Saved entries
┄┄┄┄┄┄┄┄┄┄┄┄┄┄┄┄┄┄┄┄

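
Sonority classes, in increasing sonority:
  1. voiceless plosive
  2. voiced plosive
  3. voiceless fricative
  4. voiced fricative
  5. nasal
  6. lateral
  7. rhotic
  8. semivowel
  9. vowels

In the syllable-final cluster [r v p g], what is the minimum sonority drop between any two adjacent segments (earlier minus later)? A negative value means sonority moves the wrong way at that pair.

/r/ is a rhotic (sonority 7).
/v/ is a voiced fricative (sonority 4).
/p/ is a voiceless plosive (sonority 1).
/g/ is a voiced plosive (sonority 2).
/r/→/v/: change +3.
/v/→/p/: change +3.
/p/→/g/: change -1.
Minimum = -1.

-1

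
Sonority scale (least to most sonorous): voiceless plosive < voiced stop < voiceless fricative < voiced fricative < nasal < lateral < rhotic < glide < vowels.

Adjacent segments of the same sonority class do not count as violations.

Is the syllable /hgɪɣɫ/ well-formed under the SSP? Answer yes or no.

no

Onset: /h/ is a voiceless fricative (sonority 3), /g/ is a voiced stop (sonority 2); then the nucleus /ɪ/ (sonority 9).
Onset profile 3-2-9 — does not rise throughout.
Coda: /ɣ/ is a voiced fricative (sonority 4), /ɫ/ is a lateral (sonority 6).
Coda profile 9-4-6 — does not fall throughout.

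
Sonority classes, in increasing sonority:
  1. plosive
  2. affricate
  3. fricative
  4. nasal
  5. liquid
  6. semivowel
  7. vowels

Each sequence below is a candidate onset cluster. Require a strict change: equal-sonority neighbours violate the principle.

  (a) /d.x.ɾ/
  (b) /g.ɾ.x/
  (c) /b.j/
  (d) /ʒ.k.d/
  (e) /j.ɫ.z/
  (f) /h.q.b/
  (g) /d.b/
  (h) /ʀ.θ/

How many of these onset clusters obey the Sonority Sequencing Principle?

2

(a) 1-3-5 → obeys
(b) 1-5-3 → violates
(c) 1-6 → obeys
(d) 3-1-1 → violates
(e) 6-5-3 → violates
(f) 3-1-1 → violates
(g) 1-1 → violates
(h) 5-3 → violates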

┄┄┄┄┄┄┄┄┄┄┄┄┄┄┄┄┄┄┄┄

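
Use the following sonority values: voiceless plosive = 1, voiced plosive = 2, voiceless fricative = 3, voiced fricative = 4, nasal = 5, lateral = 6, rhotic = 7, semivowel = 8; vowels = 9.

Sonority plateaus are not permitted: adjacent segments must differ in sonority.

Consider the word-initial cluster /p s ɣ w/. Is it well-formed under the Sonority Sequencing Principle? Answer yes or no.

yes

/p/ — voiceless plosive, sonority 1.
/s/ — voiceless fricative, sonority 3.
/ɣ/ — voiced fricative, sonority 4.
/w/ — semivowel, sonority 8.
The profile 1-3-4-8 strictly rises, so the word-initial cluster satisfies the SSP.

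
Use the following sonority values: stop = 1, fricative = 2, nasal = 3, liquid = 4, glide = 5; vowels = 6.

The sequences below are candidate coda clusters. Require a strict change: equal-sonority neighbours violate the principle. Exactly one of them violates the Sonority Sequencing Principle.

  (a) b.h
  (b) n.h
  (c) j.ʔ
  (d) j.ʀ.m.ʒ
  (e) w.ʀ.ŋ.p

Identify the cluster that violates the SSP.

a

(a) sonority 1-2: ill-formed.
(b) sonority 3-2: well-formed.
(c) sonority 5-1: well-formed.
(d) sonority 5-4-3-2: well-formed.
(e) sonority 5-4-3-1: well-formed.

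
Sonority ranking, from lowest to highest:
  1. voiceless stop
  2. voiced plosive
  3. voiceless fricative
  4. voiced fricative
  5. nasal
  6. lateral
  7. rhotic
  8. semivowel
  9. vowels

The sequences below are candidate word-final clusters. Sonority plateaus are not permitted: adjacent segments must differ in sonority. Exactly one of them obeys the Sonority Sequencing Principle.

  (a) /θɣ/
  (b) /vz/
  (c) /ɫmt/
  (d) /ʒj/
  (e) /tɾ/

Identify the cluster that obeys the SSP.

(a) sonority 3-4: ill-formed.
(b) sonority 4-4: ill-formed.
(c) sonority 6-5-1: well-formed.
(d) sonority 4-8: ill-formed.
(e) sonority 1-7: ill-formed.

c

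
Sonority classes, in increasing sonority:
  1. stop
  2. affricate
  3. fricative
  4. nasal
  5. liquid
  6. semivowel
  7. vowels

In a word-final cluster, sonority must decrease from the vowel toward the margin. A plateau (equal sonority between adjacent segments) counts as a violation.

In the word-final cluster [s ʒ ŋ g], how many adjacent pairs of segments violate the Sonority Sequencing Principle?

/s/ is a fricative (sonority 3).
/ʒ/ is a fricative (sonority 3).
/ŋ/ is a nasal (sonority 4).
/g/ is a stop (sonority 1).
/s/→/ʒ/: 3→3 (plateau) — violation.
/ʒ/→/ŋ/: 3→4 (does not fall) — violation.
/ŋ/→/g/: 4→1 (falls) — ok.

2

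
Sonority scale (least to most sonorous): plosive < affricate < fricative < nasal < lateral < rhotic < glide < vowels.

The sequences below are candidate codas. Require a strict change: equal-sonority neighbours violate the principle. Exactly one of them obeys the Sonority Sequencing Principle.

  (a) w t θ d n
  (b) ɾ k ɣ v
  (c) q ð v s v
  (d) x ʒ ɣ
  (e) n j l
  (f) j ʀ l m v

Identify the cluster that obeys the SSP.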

┄┄┄┄┄┄┄┄┄┄┄┄┄┄┄┄┄┄┄┄

Which lines of the data hold the string "permitted"? Return each of them.

### ANSWER BOX
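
Sonority plateaus are not permitted: adjacent segments must differ in sonority.
The sequences below are candidate word-final clusters. Sonority plateaus are not permitted: adjacent segments must differ in sonority. Exactly one of them obeys the Sonority Sequencing Principle.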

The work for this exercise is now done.